→ **Work task**:
Check each line of the records for "maps"; collect those that have it.
Segment Start: Input material
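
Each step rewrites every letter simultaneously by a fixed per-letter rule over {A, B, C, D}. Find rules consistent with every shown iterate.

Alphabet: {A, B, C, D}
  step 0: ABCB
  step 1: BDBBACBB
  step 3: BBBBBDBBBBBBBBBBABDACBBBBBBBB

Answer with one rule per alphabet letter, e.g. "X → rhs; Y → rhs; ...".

A->BD, B->BB, C->AC, D->A

  step 0 ⇒ step 1: ABCB ⇒ BD·BB·AC·BB
    A ↦ BD
    B ↦ BB
    C ↦ AC
    D ↦ A  (constrained at step 1)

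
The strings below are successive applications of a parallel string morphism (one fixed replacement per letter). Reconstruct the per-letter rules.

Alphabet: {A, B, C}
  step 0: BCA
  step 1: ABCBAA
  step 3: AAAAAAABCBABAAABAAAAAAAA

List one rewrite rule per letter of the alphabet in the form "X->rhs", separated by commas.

A->AA, B->AB, C->CB

  step 0 ⇒ step 1: BCA ⇒ AB·CB·AA
    A ↦ AA
    B ↦ AB
    C ↦ CB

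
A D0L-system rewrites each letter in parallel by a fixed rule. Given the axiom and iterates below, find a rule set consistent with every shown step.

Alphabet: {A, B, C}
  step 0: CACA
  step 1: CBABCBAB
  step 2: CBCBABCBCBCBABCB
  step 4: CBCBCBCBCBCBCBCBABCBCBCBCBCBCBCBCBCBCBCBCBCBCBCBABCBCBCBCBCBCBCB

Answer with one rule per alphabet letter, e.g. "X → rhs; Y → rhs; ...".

  step 1 ⇒ step 2: CBABCBAB ⇒ CB·CB·AB·CB·CB·CB·AB·CB
    A ↦ AB
    B ↦ CB
    C ↦ CB

A->AB, B->CB, C->CB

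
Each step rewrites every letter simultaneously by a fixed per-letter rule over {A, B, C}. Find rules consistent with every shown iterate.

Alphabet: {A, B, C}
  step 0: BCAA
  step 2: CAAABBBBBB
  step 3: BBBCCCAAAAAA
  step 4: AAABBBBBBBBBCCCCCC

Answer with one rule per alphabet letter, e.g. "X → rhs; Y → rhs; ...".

  step 3 ⇒ step 4: BBBCCCAAAAAA ⇒ A·A·A·BBB·BBB·BBB·C·C·C·C·C·C
    A ↦ C
    B ↦ A
    C ↦ BBB

A->C, B->A, C->BBB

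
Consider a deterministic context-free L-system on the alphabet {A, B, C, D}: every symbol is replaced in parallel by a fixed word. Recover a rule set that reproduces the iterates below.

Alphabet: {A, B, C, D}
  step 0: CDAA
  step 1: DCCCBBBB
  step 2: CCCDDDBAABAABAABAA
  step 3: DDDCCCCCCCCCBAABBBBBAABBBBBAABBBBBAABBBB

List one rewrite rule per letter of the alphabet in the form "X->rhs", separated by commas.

  step 2 ⇒ step 3: CCCDDDBAABAABAABAA ⇒ D·D·D·CCC·CCC·CCC·BAA·BB·BB·BAA·BB·BB·BAA·BB·BB·BAA·BB·BB
    A ↦ BB
    B ↦ BAA
    C ↦ D
    D ↦ CCC

A->BB, B->BAA, C->D, D->CCC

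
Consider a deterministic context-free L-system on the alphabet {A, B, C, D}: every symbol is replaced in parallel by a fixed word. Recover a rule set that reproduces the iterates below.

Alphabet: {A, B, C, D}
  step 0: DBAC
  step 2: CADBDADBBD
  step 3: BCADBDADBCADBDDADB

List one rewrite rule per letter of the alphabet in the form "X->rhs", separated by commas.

  step 2 ⇒ step 3: CADBDADBBD ⇒ B·C·ADB·D·ADB·C·ADB·D·D·ADB
    A ↦ C
    B ↦ D
    C ↦ B
    D ↦ ADB

A->C, B->D, C->B, D->ADB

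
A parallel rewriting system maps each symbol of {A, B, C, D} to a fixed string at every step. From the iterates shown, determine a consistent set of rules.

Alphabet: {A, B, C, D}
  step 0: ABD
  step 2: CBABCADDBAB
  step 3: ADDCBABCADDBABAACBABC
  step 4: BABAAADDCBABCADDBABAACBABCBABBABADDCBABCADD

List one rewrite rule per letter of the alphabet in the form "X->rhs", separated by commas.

A->BAB, B->C, C->ADD, D->A

  step 3 ⇒ step 4: ADDCBABCADDBABAACBABC ⇒ BAB·A·A·ADD·C·BAB·C·ADD·BAB·A·A·C·BAB·C·BAB·BAB·ADD·C·BAB·C·ADD
    A ↦ BAB
    B ↦ C
    C ↦ ADD
    D ↦ A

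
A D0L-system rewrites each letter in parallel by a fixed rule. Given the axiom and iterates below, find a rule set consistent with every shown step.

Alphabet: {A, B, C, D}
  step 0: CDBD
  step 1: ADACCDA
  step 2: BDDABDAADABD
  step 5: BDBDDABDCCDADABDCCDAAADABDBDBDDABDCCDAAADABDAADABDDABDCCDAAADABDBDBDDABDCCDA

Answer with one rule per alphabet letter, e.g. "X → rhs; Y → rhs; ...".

  step 1 ⇒ step 2: ADACCDA ⇒ BD·DA·BD·A·A·DA·BD
    A ↦ BD
    C ↦ A
    D ↦ DA
  step 0 ⇒ step 1: CDBD ⇒ A·DA·CC·DA
    B ↦ CC

A->BD, B->CC, C->A, D->DA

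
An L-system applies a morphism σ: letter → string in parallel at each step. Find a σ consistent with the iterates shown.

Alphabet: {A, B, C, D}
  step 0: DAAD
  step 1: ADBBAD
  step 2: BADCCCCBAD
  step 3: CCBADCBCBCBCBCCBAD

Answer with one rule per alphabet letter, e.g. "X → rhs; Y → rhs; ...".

  step 2 ⇒ step 3: BADCCCCBAD ⇒ CC·B·AD·CB·CB·CB·CB·CC·B·AD
    A ↦ B
    B ↦ CC
    C ↦ CB
    D ↦ AD

A->B, B->CC, C->CB, D->AD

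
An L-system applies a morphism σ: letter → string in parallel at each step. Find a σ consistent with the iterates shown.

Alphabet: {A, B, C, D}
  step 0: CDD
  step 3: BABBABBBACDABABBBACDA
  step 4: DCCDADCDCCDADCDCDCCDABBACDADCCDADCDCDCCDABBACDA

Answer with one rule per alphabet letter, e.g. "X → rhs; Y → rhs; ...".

  step 3 ⇒ step 4: BABBABBBACDABABBBACDA ⇒ DC·CDA·DC·DC·CDA·DC·DC·DC·CDA·B·BA·CDA·DC·CDA·DC·DC·DC·CDA·B·BA·CDA
    A ↦ CDA
    B ↦ DC
    C ↦ B
    D ↦ BA

A->CDA, B->DC, C->B, D->BA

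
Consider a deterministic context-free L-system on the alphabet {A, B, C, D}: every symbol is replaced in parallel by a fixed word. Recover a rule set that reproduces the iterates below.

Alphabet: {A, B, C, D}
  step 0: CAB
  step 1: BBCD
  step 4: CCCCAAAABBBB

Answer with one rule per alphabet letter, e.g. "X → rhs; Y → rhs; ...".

A->C, B->D, C->BB, D->AA

  step 0 ⇒ step 1: CAB ⇒ BB·C·D
    A ↦ C
    B ↦ D
    C ↦ BB
    D ↦ AA  (constrained at step 1)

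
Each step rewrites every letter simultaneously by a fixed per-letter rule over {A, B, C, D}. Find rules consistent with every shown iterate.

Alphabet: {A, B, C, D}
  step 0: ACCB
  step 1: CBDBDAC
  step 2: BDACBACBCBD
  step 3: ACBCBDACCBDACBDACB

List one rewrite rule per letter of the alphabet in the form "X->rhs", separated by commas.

A->C, B->AC, C->BD, D->B

  step 2 ⇒ step 3: BDACBACBCBD ⇒ AC·B·C·BD·AC·C·BD·AC·BD·AC·B
    A ↦ C
    B ↦ AC
    C ↦ BD
    D ↦ B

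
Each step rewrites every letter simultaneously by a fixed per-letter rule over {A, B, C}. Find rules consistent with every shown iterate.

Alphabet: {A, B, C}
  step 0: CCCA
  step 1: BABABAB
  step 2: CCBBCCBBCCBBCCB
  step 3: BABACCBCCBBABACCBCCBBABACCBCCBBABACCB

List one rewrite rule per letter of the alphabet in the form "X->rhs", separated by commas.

  step 2 ⇒ step 3: CCBBCCBBCCBBCCB ⇒ BA·BA·CCB·CCB·BA·BA·CCB·CCB·BA·BA·CCB·CCB·BA·BA·CCB
    B ↦ CCB
    C ↦ BA
  step 0 ⇒ step 1: CCCA ⇒ BA·BA·BA·B
    A ↦ B

A->B, B->CCB, C->BA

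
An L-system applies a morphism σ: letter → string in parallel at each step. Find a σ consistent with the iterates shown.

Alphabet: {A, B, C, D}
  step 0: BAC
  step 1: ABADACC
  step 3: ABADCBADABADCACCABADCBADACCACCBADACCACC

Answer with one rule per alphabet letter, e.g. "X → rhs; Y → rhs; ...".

  step 0 ⇒ step 1: BAC ⇒ A·BAD·ACC
    A ↦ BAD
    B ↦ A
    C ↦ ACC
    D ↦ C  (constrained at step 1)

A->BAD, B->A, C->ACC, D->C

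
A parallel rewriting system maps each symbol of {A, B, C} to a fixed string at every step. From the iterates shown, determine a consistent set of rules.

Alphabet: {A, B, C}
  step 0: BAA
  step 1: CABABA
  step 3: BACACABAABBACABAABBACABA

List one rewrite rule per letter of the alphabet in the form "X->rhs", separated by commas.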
Segment End: Input material
→ **Final answer**:
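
A parallel rewriting system maps each symbol of {A, B, C, D} to a fixed string at every step. From the iterates shown, determine a consistent set of rules.
A parallel rewriting system maps each symbol of {A, B, C} to a fixed string at every step. From the iterates shown, determine a consistent set of rules.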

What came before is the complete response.